| PROBLEM REQUIREMENTS |
Return the line containing "k_att=3/4, k_rep=10, robot" and every line after it through the end of the entries below, with no other lines.

| SOURCE DATA |
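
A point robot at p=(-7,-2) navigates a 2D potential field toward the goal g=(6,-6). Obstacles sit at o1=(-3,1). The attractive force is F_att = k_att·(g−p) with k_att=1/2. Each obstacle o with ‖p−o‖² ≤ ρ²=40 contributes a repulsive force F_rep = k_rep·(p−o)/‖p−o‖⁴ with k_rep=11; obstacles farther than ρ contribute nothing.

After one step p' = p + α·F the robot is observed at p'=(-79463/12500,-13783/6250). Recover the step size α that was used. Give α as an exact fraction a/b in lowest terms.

F_att = 1/2·(g−p) = 1/2·(13,-4) = (6.5000,-2.0000)
o1: d²=25 ≤ ρ²=40; F_rep = 11·(-4,-3)/25² = (-0.0704,-0.0528)
F = F_att + ΣF_rep = (6.4296,-2.0528)
Δp = p'−p = (0.6430,-0.2053); α = Δx/Fx = (8037/12500) / (8037/1250) = 1/10
check: Δy/Fy = (-1283/6250) / (-1283/625) = 1/10 ✓

α = 1/10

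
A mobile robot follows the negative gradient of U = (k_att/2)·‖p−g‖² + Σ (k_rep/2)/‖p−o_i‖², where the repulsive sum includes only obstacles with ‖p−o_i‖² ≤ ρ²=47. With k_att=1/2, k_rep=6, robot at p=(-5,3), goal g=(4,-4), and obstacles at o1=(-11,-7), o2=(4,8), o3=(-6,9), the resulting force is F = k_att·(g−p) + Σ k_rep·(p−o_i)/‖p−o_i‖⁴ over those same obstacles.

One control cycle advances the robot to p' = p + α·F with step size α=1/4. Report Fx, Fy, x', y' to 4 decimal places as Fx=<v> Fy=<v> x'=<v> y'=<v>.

F_att = 1/2·(g−p) = 1/2·(9,-7) = (4.5000,-3.5000)
o1: d²=136 > ρ²=47 → inactive
o2: d²=106 > ρ²=47 → inactive
o3: d²=37 ≤ ρ²=47; F_rep = 6·(1,-6)/37² = (0.0044,-0.0263)
F = F_att + ΣF_rep = (4.5044,-3.5263)
p' = p + 1/4·F = (-3.8739,2.1184)

Fx=4.5044 Fy=-3.5263 x'=-3.8739 y'=2.1184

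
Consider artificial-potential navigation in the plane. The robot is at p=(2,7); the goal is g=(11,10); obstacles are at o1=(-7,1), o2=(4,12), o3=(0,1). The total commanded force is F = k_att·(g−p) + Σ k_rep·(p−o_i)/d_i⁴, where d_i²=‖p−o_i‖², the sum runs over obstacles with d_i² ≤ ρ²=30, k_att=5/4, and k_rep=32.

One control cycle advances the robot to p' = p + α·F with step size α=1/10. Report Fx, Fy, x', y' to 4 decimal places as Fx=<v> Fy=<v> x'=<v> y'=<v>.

Fx=11.1739 Fy=3.5598 x'=3.1174 y'=7.3560

F_att = 5/4·(g−p) = 5/4·(9,3) = (11.2500,3.7500)
o1: d²=117 > ρ²=30 → inactive
o2: d²=29 ≤ ρ²=30; F_rep = 32·(-2,-5)/29² = (-0.0761,-0.1902)
o3: d²=40 > ρ²=30 → inactive
F = F_att + ΣF_rep = (11.1739,3.5598)
p' = p + 1/10·F = (3.1174,7.3560)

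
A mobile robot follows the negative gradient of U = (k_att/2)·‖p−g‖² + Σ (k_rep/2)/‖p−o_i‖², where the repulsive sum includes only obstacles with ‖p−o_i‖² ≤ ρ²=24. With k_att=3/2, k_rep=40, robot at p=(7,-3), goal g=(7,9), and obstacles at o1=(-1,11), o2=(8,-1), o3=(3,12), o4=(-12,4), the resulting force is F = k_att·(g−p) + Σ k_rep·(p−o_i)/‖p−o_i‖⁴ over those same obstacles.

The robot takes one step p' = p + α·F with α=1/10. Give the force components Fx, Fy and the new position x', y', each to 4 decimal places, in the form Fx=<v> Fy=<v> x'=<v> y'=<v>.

Fx=-1.6000 Fy=14.8000 x'=6.8400 y'=-1.5200

F_att = 3/2·(g−p) = 3/2·(0,12) = (0.0000,18.0000)
o1: d²=260 > ρ²=24 → inactive
o2: d²=5 ≤ ρ²=24; F_rep = 40·(-1,-2)/5² = (-1.6000,-3.2000)
o3: d²=241 > ρ²=24 → inactive
o4: d²=410 > ρ²=24 → inactive
F = F_att + ΣF_rep = (-1.6000,14.8000)
p' = p + 1/10·F = (6.8400,-1.5200)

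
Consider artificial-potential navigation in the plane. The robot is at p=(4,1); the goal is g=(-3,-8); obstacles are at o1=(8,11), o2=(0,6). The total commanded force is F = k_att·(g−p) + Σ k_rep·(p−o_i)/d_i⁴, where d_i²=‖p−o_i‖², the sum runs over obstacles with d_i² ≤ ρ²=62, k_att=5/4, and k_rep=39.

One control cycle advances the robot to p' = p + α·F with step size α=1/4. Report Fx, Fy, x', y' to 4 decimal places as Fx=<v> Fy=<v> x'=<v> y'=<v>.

F_att = 5/4·(g−p) = 5/4·(-7,-9) = (-8.7500,-11.2500)
o1: d²=116 > ρ²=62 → inactive
o2: d²=41 ≤ ρ²=62; F_rep = 39·(4,-5)/41² = (0.0928,-0.1160)
F = F_att + ΣF_rep = (-8.6572,-11.3660)
p' = p + 1/4·F = (1.8357,-1.8415)

Fx=-8.6572 Fy=-11.3660 x'=1.8357 y'=-1.8415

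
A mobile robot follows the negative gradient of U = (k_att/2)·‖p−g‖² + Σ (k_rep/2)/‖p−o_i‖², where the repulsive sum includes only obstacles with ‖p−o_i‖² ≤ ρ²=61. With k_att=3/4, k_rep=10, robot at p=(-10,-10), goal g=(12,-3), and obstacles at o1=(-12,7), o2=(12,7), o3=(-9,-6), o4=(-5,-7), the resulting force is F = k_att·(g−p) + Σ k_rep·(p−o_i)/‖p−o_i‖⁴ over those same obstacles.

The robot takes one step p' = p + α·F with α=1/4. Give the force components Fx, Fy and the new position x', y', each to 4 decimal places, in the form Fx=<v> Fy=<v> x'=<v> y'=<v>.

Fx=16.4221 Fy=5.0856 x'=-5.8945 y'=-8.7286

F_att = 3/4·(g−p) = 3/4·(22,7) = (16.5000,5.2500)
o1: d²=293 > ρ²=61 → inactive
o2: d²=773 > ρ²=61 → inactive
o3: d²=17 ≤ ρ²=61; F_rep = 10·(-1,-4)/17² = (-0.0346,-0.1384)
o4: d²=34 ≤ ρ²=61; F_rep = 10·(-5,-3)/34² = (-0.0433,-0.0260)
F = F_att + ΣF_rep = (16.4221,5.0856)
p' = p + 1/4·F = (-5.8945,-8.7286)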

| RESPONSE TO THE TASK |
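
A mobile robot follows the negative gradient of U = (k_att/2)·‖p−g‖² + Σ (k_rep/2)/‖p−o_i‖², where the repulsive sum includes only obstacles with ‖p−o_i‖² ≤ ρ²=61. With k_att=3/4, k_rep=10, robot at p=(-10,-10), goal g=(12,-3), and obstacles at o1=(-12,7), o2=(12,7), o3=(-9,-6), o4=(-5,-7), the resulting force is F = k_att·(g−p) + Σ k_rep·(p−o_i)/‖p−o_i‖⁴ over those same obstacles.

The robot takes one step p' = p + α·F with α=1/4. Give the force components Fx, Fy and the new position x', y', each to 4 decimal places, in the form Fx=<v> Fy=<v> x'=<v> y'=<v>.

Fx=16.4221 Fy=5.0856 x'=-5.8945 y'=-8.7286

F_att = 3/4·(g−p) = 3/4·(22,7) = (16.5000,5.2500)
o1: d²=293 > ρ²=61 → inactive
o2: d²=773 > ρ²=61 → inactive
o3: d²=17 ≤ ρ²=61; F_rep = 10·(-1,-4)/17² = (-0.0346,-0.1384)
o4: d²=34 ≤ ρ²=61; F_rep = 10·(-5,-3)/34² = (-0.0433,-0.0260)
F = F_att + ΣF_rep = (16.4221,5.0856)
p' = p + 1/4·F = (-5.8945,-8.7286)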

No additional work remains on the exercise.